[Dataset items]
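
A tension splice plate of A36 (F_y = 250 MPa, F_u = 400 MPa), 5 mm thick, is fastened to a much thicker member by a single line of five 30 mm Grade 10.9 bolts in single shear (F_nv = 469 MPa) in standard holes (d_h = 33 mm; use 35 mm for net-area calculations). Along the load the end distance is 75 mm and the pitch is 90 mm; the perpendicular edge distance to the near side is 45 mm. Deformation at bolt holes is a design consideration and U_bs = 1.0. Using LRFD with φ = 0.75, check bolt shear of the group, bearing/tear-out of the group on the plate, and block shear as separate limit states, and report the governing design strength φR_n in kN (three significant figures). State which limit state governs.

286 kN (block shear governs)

Bolt shear: A_b = π·30²/4 = 706.9 mm²; R_n = 469 × 706.9 × 5 × 1 / 1000 = 1658 kN → 0.75 × 1658 = 1240 kN.
Bearing: edge l_c = 58.5, r_n = 140.4 kN; interior l_c = 57, r_n = 136.8 kN; R_n = 140.4 + 4·136.8 = 687.6 kN → 516 kN.
Block shear: A_gv = 2175, A_nv = 1388, A_nt = 137.5 mm²; R_n = min(0.6F_uA_nv, 0.6F_yA_gv) + U_bs·F_u·A_nt = 381.2 kN → 286 kN.
Block shear governs: 286 kN.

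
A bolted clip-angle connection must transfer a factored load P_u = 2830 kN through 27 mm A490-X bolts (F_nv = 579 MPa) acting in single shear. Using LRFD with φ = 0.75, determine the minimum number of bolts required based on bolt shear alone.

12 bolts

A_b = π·27²/4 = 572.6 mm².
Per-bolt design strength φR_n = 0.75 × 579 × 572.6 × 1 / 1000 = 248.6 kN.
n ≥ 2830 / 248.6 = 11.38 → use 12 bolts.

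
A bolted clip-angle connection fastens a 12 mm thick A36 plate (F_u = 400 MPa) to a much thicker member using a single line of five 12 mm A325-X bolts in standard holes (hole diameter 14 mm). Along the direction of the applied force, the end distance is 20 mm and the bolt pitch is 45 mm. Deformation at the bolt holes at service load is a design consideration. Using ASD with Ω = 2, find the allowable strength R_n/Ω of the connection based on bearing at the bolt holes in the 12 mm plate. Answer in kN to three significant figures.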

◆ What to produce ◆
Reproduce all of the records precisely. No word may differ.

◆ Answer for the task ◆
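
A tension splice plate of A36 (F_y = 250 MPa, F_u = 400 MPa), 5 mm thick, is fastened to a much thicker member by a single line of five 30 mm Grade 10.9 bolts in single shear (F_nv = 469 MPa) in standard holes (d_h = 33 mm; use 35 mm for net-area calculations). Along the load the end distance is 75 mm and the pitch is 90 mm; the perpendicular edge distance to the near side is 45 mm. Deformation at bolt holes is a design consideration and U_bs = 1.0. Using LRFD with φ = 0.75, check bolt shear of the group, bearing/tear-out of the group on the plate, and block shear as separate limit states, and report the governing design strength φR_n in kN (three significant figures). State which limit state governs.

286 kN (block shear governs)

Bolt shear: A_b = π·30²/4 = 706.9 mm²; R_n = 469 × 706.9 × 5 × 1 / 1000 = 1658 kN → 0.75 × 1658 = 1240 kN.
Bearing: edge l_c = 58.5, r_n = 140.4 kN; interior l_c = 57, r_n = 136.8 kN; R_n = 140.4 + 4·136.8 = 687.6 kN → 516 kN.
Block shear: A_gv = 2175, A_nv = 1388, A_nt = 137.5 mm²; R_n = min(0.6F_uA_nv, 0.6F_yA_gv) + U_bs·F_u·A_nt = 381.2 kN → 286 kN.
Block shear governs: 286 kN.

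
A bolted clip-angle connection must transfer a factored load P_u = 2830 kN through 27 mm A490-X bolts (F_nv = 579 MPa) acting in single shear. Using LRFD with φ = 0.75, determine the minimum number of bolts required based on bolt shear alone.

12 bolts

A_b = π·27²/4 = 572.6 mm².
Per-bolt design strength φR_n = 0.75 × 579 × 572.6 × 1 / 1000 = 248.6 kN.
n ≥ 2830 / 248.6 = 11.38 → use 12 bolts.

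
A bolted clip-angle connection fastens a 12 mm thick A36 plate (F_u = 400 MPa) to a much thicker member using a single line of five 12 mm A325-X bolts in standard holes (hole diameter 14 mm). Along the direction of the applied force, the end distance is 20 mm and the bolt pitch is 45 mm. Deformation at the bolt holes at service load is a design consideration. Using ASD with Ω = 2, find the allowable strength R_n/Ω of the connection based on bearing at the bolt holes in the 12 mm plate. Answer in kN to three significant figures.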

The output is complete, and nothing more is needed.